INFORMATION section start

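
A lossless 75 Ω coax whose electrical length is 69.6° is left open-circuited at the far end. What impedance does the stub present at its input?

tan(βl) = 2.69
For an open-circuited stub, Z_in = −jZ_0·cot(βl) = −jZ_0/tan(βl)

Z_in ≈ −j27.9 Ω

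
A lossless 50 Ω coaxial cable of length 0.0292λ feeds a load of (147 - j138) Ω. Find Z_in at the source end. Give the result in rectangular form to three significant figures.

Z_in ≈ 58.8 − j106 Ω

βl = 2π × 0.0292 = 10.5°
tan(βl) = tan(10.5°) = 0.186
Z_in = Z_0·(Z_L + jZ_0·tanβl)/(Z_0 + jZ_L·tanβl)
     = 50·(147 − j129)/(75.6 + j27.3)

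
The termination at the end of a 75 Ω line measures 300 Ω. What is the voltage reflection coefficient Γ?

Γ = (Z_L − Z_0)/(Z_L + Z_0) = (300 − 75)/(300 + 75) = 225/375

Γ = 0.6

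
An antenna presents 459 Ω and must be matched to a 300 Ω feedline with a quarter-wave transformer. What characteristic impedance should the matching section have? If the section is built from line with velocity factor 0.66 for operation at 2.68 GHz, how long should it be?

Z_qwt ≈ 371 Ω; length ≈ 1.85 cm

Z_qwt = √(Z_0·R_L) = √(300 × 459) = √137700
λ = 0.66·c/f = 0.0739 m, so l = λ/4 = 0.0185 m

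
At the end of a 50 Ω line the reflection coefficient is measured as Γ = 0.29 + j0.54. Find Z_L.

Z_L ≈ 39.2 + j67.9 Ω

Z_L = Z_0·(1 + Γ)/(1 − Γ) = 50·(1.29 + j0.54)/(0.71 − j0.54)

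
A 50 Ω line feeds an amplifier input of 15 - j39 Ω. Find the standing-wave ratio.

Γ = (Z_L − Z_0)/(Z_L + Z_0) = (-35 − j39)/(65 − j39)
|Γ| = 52.4/75.8 = 0.691
VSWR = (1 + |Γ|)/(1 − |Γ|) = 1.69/0.309

VSWR ≈ 5.48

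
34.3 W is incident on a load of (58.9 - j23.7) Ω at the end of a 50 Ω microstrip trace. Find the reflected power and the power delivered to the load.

|Γ| = |(8.9 − j23.7)/(108.9 − j23.7)| = 0.227
|Γ|² = 0.0516
P_refl = |Γ|²·P_inc = 1.77 W, P_del = (1 − |Γ|²)·P_inc = 32.5 W

P_reflected ≈ 1.77 W; P_delivered ≈ 32.5 W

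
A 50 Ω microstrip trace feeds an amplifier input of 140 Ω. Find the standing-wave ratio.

VSWR ≈ 2.8

Γ = (140 − 50)/(140 + 50) = 0.474
VSWR = (1 + 0.474)/(1 − 0.474)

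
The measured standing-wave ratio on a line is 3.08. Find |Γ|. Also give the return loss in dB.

|Γ| = (S − 1)/(S + 1) = (3.08 − 1)/(3.08 + 1) = 2.08/4.08
RL = −20·log₁₀|Γ| = −20·log₁₀(0.51)

|Γ| ≈ 0.51; return loss ≈ 5.85 dB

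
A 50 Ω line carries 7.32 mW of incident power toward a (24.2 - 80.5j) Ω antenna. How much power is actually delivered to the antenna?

P_delivered ≈ 2.96 mW

|Γ| = |(-25.8 − j80.5)/(74.2 − j80.5)| = 0.772
|Γ|² = 0.596
P_refl = |Γ|²·P_inc = 4.36 mW, P_del = (1 − |Γ|²)·P_inc = 2.96 mW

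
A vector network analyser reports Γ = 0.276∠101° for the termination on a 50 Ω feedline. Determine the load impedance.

Z_L ≈ 39.1 + j22.9 Ω

Z_L = Z_0·(1 + Γ)/(1 − Γ) = 50·(0.947 + j0.271)/(1.05 − j0.271)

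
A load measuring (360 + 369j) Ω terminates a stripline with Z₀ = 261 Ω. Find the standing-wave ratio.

VSWR ≈ 3.25

Γ = (Z_L − Z_0)/(Z_L + Z_0) = (99 + j369)/(621 + j369)
|Γ| = 382/722 = 0.529
VSWR = (1 + |Γ|)/(1 − |Γ|) = 1.53/0.471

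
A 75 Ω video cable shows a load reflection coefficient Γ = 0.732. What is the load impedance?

Z_L ≈ 485 Ω

Z_L = Z_0·(1 + Γ)/(1 − Γ) = 75·(1.73)/(0.268)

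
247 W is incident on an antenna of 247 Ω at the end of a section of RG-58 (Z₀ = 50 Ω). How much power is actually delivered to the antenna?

Γ = (247 − 50)/(247 + 50) = 0.663
|Γ|² = 0.44
P_refl = |Γ|²·P_inc = 109 W, P_del = (1 − |Γ|²)·P_inc = 138 W

P_delivered ≈ 138 W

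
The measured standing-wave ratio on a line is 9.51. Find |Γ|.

|Γ| ≈ 0.81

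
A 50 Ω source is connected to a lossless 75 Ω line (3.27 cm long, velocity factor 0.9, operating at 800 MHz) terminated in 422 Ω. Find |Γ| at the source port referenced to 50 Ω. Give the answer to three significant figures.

|Γ| ≈ 0.748

λ = v/f = 0.9·c / 800 MHz = 0.338 m
βl = 2π·l/λ = 2π × 0.0969 = 34.9°
tan(βl) = 0.697
Z_in = Z_0·(Z_L + jZ_0·tanβl)/(Z_0 + jZ_L·tanβl) = 38.3 − j97.8 Ω
Γ_s = (Z_in − Z_s)/(Z_in + Z_s) = (-11.7 − j97.8)/(88.3 − j97.8), |Γ_s| = 0.748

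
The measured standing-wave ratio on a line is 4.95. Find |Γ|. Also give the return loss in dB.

|Γ| ≈ 0.664; return loss ≈ 3.56 dB

|Γ| = (S − 1)/(S + 1) = (4.95 − 1)/(4.95 + 1) = 3.95/5.95
RL = −20·log₁₀|Γ| = −20·log₁₀(0.664)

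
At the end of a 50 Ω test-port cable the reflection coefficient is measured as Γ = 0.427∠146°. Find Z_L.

Z_L = Z_0·(1 + Γ)/(1 − Γ) = 50·(0.646 + j0.239)/(1.35 − j0.239)

Z_L ≈ 21.6 + j12.6 Ω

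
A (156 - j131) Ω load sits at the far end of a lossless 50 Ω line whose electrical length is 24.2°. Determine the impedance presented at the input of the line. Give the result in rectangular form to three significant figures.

tan(βl) = tan(24.2°) = 0.449
Z_in = Z_0·(Z_L + jZ_0·tanβl)/(Z_0 + jZ_L·tanβl)
     = 50·(156 − j109)/(109 + j70.1)

Z_in ≈ 28 − j67.8 Ω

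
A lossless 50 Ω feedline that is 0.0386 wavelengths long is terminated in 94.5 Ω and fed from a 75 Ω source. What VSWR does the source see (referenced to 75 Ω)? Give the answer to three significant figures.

βl = 2π × 0.0386 = 13.9°
tan(βl) = 0.247
Z_in = Z_0·(Z_L + jZ_0·tanβl)/(Z_0 + jZ_L·tanβl) = 82.3 − j26.1 Ω
Γ_s = (Z_in − Z_s)/(Z_in + Z_s) = (7.29 − j26.1)/(157 − j26.1), |Γ_s| = 0.17
VSWR = (1 + |Γ_s|)/(1 − |Γ_s|)

VSWR ≈ 1.41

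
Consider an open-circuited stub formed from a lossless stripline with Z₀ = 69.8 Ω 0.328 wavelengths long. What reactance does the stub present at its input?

X_in ≈ 37.2 Ω (inductive)

βl = 2π × 0.328 = 118°
tan(βl) = -1.87
For an open-circuited stub, Z_in = −jZ_0·cot(βl) = −jZ_0/tan(βl)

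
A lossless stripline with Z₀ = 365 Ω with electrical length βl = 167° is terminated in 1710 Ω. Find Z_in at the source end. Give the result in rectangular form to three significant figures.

Z_in ≈ 830 + j814 Ω

tan(βl) = tan(167°) = -0.231
Z_in = Z_0·(Z_L + jZ_0·tanβl)/(Z_0 + jZ_L·tanβl)
     = 365·(1710 − j84.3)/(365 − j395)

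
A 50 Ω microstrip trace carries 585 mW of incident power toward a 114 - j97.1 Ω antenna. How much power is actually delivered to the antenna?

P_delivered ≈ 367 mW

|Γ| = |(64 − j97.1)/(164 − j97.1)| = 0.61
|Γ|² = 0.372
P_refl = |Γ|²·P_inc = 218 mW, P_del = (1 − |Γ|²)·P_inc = 367 mW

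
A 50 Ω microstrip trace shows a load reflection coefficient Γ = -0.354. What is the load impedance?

Z_L = Z_0·(1 + Γ)/(1 − Γ) = 50·(0.646)/(1.35)

Z_L ≈ 23.9 Ω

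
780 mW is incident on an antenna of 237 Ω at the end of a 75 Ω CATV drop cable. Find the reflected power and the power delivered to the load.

P_reflected ≈ 210 mW; P_delivered ≈ 570 mW

Γ = (237 − 75)/(237 + 75) = 0.519
|Γ|² = 0.27
P_refl = |Γ|²·P_inc = 210 mW, P_del = (1 − |Γ|²)·P_inc = 570 mW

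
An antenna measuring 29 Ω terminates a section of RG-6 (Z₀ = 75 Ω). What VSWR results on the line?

VSWR ≈ 2.59

For a purely resistive load, VSWR = R_L/Z_0 or Z_0/R_L (whichever > 1) = 75/29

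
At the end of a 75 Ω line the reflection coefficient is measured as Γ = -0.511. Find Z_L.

Z_L = Z_0·(1 + Γ)/(1 − Γ) = 75·(0.489)/(1.51)

Z_L ≈ 24.3 Ω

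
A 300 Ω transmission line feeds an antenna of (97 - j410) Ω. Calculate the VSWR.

VSWR ≈ 9.08

Γ = (Z_L − Z_0)/(Z_L + Z_0) = (-203 − j410)/(397 − j410)
|Γ| = 458/571 = 0.802
VSWR = (1 + |Γ|)/(1 − |Γ|) = 1.8/0.198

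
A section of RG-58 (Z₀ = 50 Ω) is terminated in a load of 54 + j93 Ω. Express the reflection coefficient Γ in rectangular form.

Γ = (Z_L − Z_0)/(Z_L + Z_0) = (4 + j93)/(104 + j93)

Γ ≈ 0.466 + j0.478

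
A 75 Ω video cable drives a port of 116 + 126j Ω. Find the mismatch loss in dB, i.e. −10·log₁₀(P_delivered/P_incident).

mismatch loss ≈ 1.77 dB

Γ = (41 + j126)/(191 + j126), |Γ| = 0.579
|Γ|² = 0.335, so P_del/P_inc = 1 − |Γ|² = 0.665
ML = −10·log₁₀(1 − |Γ|²)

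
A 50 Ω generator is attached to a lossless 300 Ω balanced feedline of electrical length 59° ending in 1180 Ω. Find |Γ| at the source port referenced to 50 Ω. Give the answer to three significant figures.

tan(βl) = 1.66
Z_in = Z_0·(Z_L + jZ_0·tanβl)/(Z_0 + jZ_L·tanβl) = 101 − j165 Ω
Γ_s = (Z_in − Z_s)/(Z_in + Z_s) = (51.4 − j165)/(151 − j165), |Γ_s| = 0.771

|Γ| ≈ 0.771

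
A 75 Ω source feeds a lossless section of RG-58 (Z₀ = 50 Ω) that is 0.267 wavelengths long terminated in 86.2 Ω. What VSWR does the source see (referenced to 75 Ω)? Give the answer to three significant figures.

βl = 2π × 0.267 = 96.1°
tan(βl) = -9.33
Z_in = Z_0·(Z_L + jZ_0·tanβl)/(Z_0 + jZ_L·tanβl) = 29.2 + j3.54 Ω
Γ_s = (Z_in − Z_s)/(Z_in + Z_s) = (-45.8 + j3.54)/(104 + j3.54), |Γ_s| = 0.44
VSWR = (1 + |Γ_s|)/(1 − |Γ_s|)

VSWR ≈ 2.57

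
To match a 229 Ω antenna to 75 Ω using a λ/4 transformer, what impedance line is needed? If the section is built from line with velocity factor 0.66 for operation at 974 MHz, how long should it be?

Z_qwt = √(Z_0·R_L) = √(75 × 229) = √17180
λ = 0.66·c/f = 0.203 m, so l = λ/4 = 0.0508 m

Z_qwt ≈ 131 Ω; length ≈ 5.08 cm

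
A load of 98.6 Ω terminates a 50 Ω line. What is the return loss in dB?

RL ≈ 9.71 dB

Γ = (98.6 − 50)/(98.6 + 50) = 0.327
RL = −20·log₁₀|Γ| = −20·log₁₀(0.327)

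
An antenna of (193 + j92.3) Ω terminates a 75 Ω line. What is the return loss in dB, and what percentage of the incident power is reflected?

Γ = (118 + j92.3)/(268 + j92.3), |Γ| = 0.529
RL = −20·log₁₀(0.529) = 5.54 dB
P_refl/P_inc = |Γ|² = 0.279

RL ≈ 5.54 dB; 27.9% of incident power reflected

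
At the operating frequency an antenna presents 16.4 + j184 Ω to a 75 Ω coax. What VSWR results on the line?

Γ = (Z_L − Z_0)/(Z_L + Z_0) = (-58.6 + j184)/(91.4 + j184)
|Γ| = 193/205 = 0.94
VSWR = (1 + |Γ|)/(1 − |Γ|) = 1.94/0.0601

VSWR ≈ 32.3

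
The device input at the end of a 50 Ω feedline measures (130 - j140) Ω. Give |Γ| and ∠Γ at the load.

Γ = (Z_L − Z_0)/(Z_L + Z_0) = (80 − j140)/(180 − j140)
|Γ| = 161/228 = 0.707

Γ ≈ 0.707 ∠ -22.4°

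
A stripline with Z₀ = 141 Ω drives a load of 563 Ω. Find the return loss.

Γ = (563 − 141)/(563 + 141) = 0.599
RL = −20·log₁₀|Γ| = −20·log₁₀(0.599)

RL ≈ 4.45 dB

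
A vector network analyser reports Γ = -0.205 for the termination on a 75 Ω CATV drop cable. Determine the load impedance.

Z_L = Z_0·(1 + Γ)/(1 − Γ) = 75·(0.795)/(1.21)

Z_L ≈ 49.5 Ω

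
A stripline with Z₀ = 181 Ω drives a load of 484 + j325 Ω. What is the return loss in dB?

Γ = (303 + j325)/(665 + j325), |Γ| = 0.6
RL = −20·log₁₀|Γ| = −20·log₁₀(0.6)

RL ≈ 4.43 dB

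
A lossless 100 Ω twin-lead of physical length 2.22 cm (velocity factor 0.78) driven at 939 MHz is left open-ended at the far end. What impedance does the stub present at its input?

Z_in ≈ −j160 Ω

λ = v/f = 0.78·c / 939 MHz = 0.249 m
βl = 2π·l/λ = 2π × 0.0891 = 32.1°
tan(βl) = 0.627
For an open-ended stub, Z_in = −jZ_0·cot(βl) = −jZ_0/tan(βl)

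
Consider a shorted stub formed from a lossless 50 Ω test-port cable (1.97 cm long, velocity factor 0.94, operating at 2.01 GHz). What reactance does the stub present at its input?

λ = v/f = 0.94·c / 2.01 GHz = 0.14 m
βl = 2π·l/λ = 2π × 0.14 = 50.5°
tan(βl) = 1.22
For a shorted stub, Z_in = jZ_0·tan(βl)

X_in ≈ 60.8 Ω (inductive)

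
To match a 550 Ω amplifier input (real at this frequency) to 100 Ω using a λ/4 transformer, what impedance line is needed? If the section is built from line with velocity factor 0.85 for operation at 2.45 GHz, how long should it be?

Z_qwt ≈ 235 Ω; length ≈ 2.6 cm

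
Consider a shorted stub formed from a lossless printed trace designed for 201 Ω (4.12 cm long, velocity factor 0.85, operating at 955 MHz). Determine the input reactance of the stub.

X_in ≈ 293 Ω (inductive)

λ = v/f = 0.85·c / 955 MHz = 0.267 m
βl = 2π·l/λ = 2π × 0.154 = 55.5°
tan(βl) = 1.46
For a shorted stub, Z_in = jZ_0·tan(βl)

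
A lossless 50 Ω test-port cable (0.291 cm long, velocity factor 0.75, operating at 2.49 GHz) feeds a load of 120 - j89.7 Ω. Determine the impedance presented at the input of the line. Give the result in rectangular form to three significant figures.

λ = v/f = 0.75·c / 2.49 GHz = 0.0904 m
βl = 2π·l/λ = 2π × 0.0322 = 11.6°
tan(βl) = tan(11.6°) = 0.205
Z_in = Z_0·(Z_L + jZ_0·tanβl)/(Z_0 + jZ_L·tanβl)
     = 50·(120 − j79.4)/(68.4 + j24.6)

Z_in ≈ 59.2 − j79.4 Ω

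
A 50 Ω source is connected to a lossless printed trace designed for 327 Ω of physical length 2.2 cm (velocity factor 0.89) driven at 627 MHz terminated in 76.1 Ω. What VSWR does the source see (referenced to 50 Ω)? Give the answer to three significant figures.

VSWR ≈ 4.6

λ = v/f = 0.89·c / 627 MHz = 0.426 m
βl = 2π·l/λ = 2π × 0.0517 = 18.6°
tan(βl) = 0.337
Z_in = Z_0·(Z_L + jZ_0·tanβl)/(Z_0 + jZ_L·tanβl) = 84.2 + j103 Ω
Γ_s = (Z_in − Z_s)/(Z_in + Z_s) = (34.2 + j103)/(134 + j103), |Γ_s| = 0.643
VSWR = (1 + |Γ_s|)/(1 − |Γ_s|)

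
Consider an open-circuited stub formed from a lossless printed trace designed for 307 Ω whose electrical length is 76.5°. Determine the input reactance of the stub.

X_in ≈ -73.7 Ω (capacitive)

tan(βl) = 4.17
For an open-circuited stub, Z_in = −jZ_0·cot(βl) = −jZ_0/tan(βl)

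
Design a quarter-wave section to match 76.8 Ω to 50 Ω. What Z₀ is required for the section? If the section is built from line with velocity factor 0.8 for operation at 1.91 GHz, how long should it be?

Z_qwt ≈ 62 Ω; length ≈ 3.14 cm

Z_qwt = √(Z_0·R_L) = √(50 × 76.8) = √3840
λ = 0.8·c/f = 0.126 m, so l = λ/4 = 0.0314 m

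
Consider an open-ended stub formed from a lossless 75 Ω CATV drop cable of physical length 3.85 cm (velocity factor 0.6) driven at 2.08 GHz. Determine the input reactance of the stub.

X_in ≈ 208 Ω (inductive)

λ = v/f = 0.6·c / 2.08 GHz = 0.0865 m
βl = 2π·l/λ = 2π × 0.445 = 160°
tan(βl) = -0.361
For an open-ended stub, Z_in = −jZ_0·cot(βl) = −jZ_0/tan(βl)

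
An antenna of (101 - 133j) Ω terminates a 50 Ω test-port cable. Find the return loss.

RL ≈ 3 dB

Γ = (51 − j133)/(151 − j133), |Γ| = 0.708
RL = −20·log₁₀|Γ| = −20·log₁₀(0.708)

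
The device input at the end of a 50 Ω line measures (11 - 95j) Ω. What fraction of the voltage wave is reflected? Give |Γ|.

|Γ| ≈ 0.91

Γ = (Z_L − Z_0)/(Z_L + Z_0) = (-39 − j95)/(61 − j95)
|Γ| = 103/113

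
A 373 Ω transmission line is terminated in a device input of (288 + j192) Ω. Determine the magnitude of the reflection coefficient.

Γ = (Z_L − Z_0)/(Z_L + Z_0) = (-85 + j192)/(661 + j192)
|Γ| = 210/688

|Γ| ≈ 0.305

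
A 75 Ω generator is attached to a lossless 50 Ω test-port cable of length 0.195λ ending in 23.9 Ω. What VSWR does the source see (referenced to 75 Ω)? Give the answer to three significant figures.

VSWR ≈ 1.67

βl = 2π × 0.195 = 70.2°
tan(βl) = 2.78
Z_in = Z_0·(Z_L + jZ_0·tanβl)/(Z_0 + jZ_L·tanβl) = 75.4 + j38.8 Ω
Γ_s = (Z_in − Z_s)/(Z_in + Z_s) = (0.392 + j38.8)/(150 + j38.8), |Γ_s| = 0.25
VSWR = (1 + |Γ_s|)/(1 − |Γ_s|)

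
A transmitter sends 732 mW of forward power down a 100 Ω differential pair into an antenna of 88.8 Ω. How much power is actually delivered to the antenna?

P_delivered ≈ 729 mW

Γ = (88.8 − 100)/(88.8 + 100) = -0.0593
|Γ|² = 0.00352
P_refl = |Γ|²·P_inc = 2.58 mW, P_del = (1 − |Γ|²)·P_inc = 729 mW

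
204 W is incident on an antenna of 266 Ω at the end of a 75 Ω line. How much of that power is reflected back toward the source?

P_reflected ≈ 64 W

Γ = (266 − 75)/(266 + 75) = 0.56
|Γ|² = 0.314
P_refl = |Γ|²·P_inc = 64 W, P_del = (1 − |Γ|²)·P_inc = 140 W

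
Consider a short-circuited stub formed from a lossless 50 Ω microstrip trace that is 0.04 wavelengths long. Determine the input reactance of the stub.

βl = 2π × 0.04 = 14.4°
tan(βl) = 0.257
For a short-circuited stub, Z_in = jZ_0·tan(βl)

X_in ≈ 12.8 Ω (inductive)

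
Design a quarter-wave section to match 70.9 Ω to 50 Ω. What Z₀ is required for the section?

Z_qwt = √(Z_0·R_L) = √(50 × 70.9) = √3545

Z_qwt ≈ 59.5 Ω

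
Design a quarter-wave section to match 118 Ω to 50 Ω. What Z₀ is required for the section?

Z_qwt ≈ 76.8 Ω

Z_qwt = √(Z_0·R_L) = √(50 × 118) = √5900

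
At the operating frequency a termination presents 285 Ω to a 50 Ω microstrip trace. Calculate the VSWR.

VSWR ≈ 5.7

For a purely resistive load, VSWR = R_L/Z_0 or Z_0/R_L (whichever > 1) = 285/50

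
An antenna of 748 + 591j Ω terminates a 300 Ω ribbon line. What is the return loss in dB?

RL ≈ 4.2 dB

Γ = (448 + j591)/(1048 + j591), |Γ| = 0.616
RL = −20·log₁₀|Γ| = −20·log₁₀(0.616)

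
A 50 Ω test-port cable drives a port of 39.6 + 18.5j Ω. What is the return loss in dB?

RL ≈ 12.7 dB

Γ = (-10.4 + j18.5)/(89.6 + j18.5), |Γ| = 0.232
RL = −20·log₁₀|Γ| = −20·log₁₀(0.232)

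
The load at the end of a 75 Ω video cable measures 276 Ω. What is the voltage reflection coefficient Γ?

Γ = 0.573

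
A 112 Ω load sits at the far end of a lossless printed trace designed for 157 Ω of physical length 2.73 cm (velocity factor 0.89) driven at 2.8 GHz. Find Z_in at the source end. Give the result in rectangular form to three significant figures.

Z_in ≈ 210 − j31.8 Ω

λ = v/f = 0.89·c / 2.8 GHz = 0.0954 m
βl = 2π·l/λ = 2π × 0.286 = 103°
tan(βl) = tan(103°) = -4.31
Z_in = Z_0·(Z_L + jZ_0·tanβl)/(Z_0 + jZ_L·tanβl)
     = 157·(112 − j677)/(157 − j483)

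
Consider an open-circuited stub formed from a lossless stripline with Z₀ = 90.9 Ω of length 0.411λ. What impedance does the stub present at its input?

βl = 2π × 0.411 = 148°
tan(βl) = -0.626
For an open-circuited stub, Z_in = −jZ_0·cot(βl) = −jZ_0/tan(βl)

Z_in ≈ +j145 Ω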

INFORMATION section end

• EXERCISE GOAL
Leave out every line ahead of the one containing "Design a quarter-wave section to match 70.9" and print the rest of the listing exactly.

• RESPONSE TO THIS TASK
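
Design a quarter-wave section to match 70.9 Ω to 50 Ω. What Z₀ is required for the section?

Z_qwt = √(Z_0·R_L) = √(50 × 70.9) = √3545

Z_qwt ≈ 59.5 Ω

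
Design a quarter-wave section to match 118 Ω to 50 Ω. What Z₀ is required for the section?

Z_qwt ≈ 76.8 Ω

Z_qwt = √(Z_0·R_L) = √(50 × 118) = √5900

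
At the operating frequency a termination presents 285 Ω to a 50 Ω microstrip trace. Calculate the VSWR.

VSWR ≈ 5.7

For a purely resistive load, VSWR = R_L/Z_0 or Z_0/R_L (whichever > 1) = 285/50

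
An antenna of 748 + 591j Ω terminates a 300 Ω ribbon line. What is the return loss in dB?

RL ≈ 4.2 dB

Γ = (448 + j591)/(1048 + j591), |Γ| = 0.616
RL = −20·log₁₀|Γ| = −20·log₁₀(0.616)

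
A 50 Ω test-port cable drives a port of 39.6 + 18.5j Ω. What is the return loss in dB?

RL ≈ 12.7 dB

Γ = (-10.4 + j18.5)/(89.6 + j18.5), |Γ| = 0.232
RL = −20·log₁₀|Γ| = −20·log₁₀(0.232)

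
The load at the end of a 75 Ω video cable measures 276 Ω. What is the voltage reflection coefficient Γ?

Γ = 0.573

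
A 112 Ω load sits at the far end of a lossless printed trace designed for 157 Ω of physical length 2.73 cm (velocity factor 0.89) driven at 2.8 GHz. Find Z_in at the source end. Give the result in rectangular form to three significant figures.

Z_in ≈ 210 − j31.8 Ω

λ = v/f = 0.89·c / 2.8 GHz = 0.0954 m
βl = 2π·l/λ = 2π × 0.286 = 103°
tan(βl) = tan(103°) = -4.31
Z_in = Z_0·(Z_L + jZ_0·tanβl)/(Z_0 + jZ_L·tanβl)
     = 157·(112 − j677)/(157 − j483)

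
Consider an open-circuited stub formed from a lossless stripline with Z₀ = 90.9 Ω of length 0.411λ. What impedance does the stub present at its input?

βl = 2π × 0.411 = 148°
tan(βl) = -0.626
For an open-circuited stub, Z_in = −jZ_0·cot(βl) = −jZ_0/tan(βl)

Z_in ≈ +j145 Ω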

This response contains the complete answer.